(Stored data entries)
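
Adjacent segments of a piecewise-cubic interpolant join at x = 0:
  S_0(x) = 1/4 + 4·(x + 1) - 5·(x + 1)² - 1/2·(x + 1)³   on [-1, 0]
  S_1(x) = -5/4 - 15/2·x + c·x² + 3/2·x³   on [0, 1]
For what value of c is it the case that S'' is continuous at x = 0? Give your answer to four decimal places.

-6.5000

S_0''(x) = -10 - 3·(x + 1), so S_0''(0) = -13. On the right, S_1''(0) = 2c, so c = -13/2.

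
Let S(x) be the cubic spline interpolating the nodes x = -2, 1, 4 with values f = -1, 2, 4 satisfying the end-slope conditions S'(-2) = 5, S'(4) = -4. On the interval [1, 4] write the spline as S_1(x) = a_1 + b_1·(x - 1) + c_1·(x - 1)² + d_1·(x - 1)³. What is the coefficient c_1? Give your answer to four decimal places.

1.3333

Let m_i = S''(x_i). Step sizes h_i = 3, 3; slopes of the chords Δ_i = (y_(i+1) - y_i)/h_i = 1, 2/3.
  3·m_0 + 12·m_1 + 3·m_2 = 6(Δ_1 - Δ_0) = -2
Clamped end conditions give two more equations: 2h_0·m_0 + h_0·m_1 = 6(Δ_0 - S'(-2)) = -24 and h_1·m_1 + 2h_1·m_2 = 6(S'(4) - Δ_1) = -28.
Solving the tridiagonal system: m_0 = -16/3, m_1 = 8/3, m_2 = -6.
On [1, 4], with S_1(x) = a_1 + b_1·(x - 1) + c_1·(x - 1)² + d_1·(x - 1)³: c_1 = m_1/2 = 4/3, d_1 = (m_2 - m_1)/(6h_1) = -13/27, b_1 = Δ_1 - h_1(2m_1 + m_2)/6 = 1.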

- [ASSIGNED TASK]:
Retype all the records above without changing a word.

- [RESULT]:
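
Adjacent segments of a piecewise-cubic interpolant join at x = 0:
  S_0(x) = 1/4 + 4·(x + 1) - 5·(x + 1)² - 1/2·(x + 1)³   on [-1, 0]
  S_1(x) = -5/4 - 15/2·x + c·x² + 3/2·x³   on [0, 1]
For what value of c is it the case that S'' is continuous at x = 0? Give your answer to four decimal places.

-6.5000

S_0''(x) = -10 - 3·(x + 1), so S_0''(0) = -13. On the right, S_1''(0) = 2c, so c = -13/2.

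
Let S(x) be the cubic spline interpolating the nodes x = -2, 1, 4 with values f = -1, 2, 4 satisfying the end-slope conditions S'(-2) = 5, S'(4) = -4. On the interval [1, 4] write the spline as S_1(x) = a_1 + b_1·(x - 1) + c_1·(x - 1)² + d_1·(x - 1)³. What is the coefficient c_1? Give your answer to four decimal places.

1.3333

Let m_i = S''(x_i). Step sizes h_i = 3, 3; slopes of the chords Δ_i = (y_(i+1) - y_i)/h_i = 1, 2/3.
  3·m_0 + 12·m_1 + 3·m_2 = 6(Δ_1 - Δ_0) = -2
Clamped end conditions give two more equations: 2h_0·m_0 + h_0·m_1 = 6(Δ_0 - S'(-2)) = -24 and h_1·m_1 + 2h_1·m_2 = 6(S'(4) - Δ_1) = -28.
Solving the tridiagonal system: m_0 = -16/3, m_1 = 8/3, m_2 = -6.
On [1, 4], with S_1(x) = a_1 + b_1·(x - 1) + c_1·(x - 1)² + d_1·(x - 1)³: c_1 = m_1/2 = 4/3, d_1 = (m_2 - m_1)/(6h_1) = -13/27, b_1 = Δ_1 - h_1(2m_1 + m_2)/6 = 1.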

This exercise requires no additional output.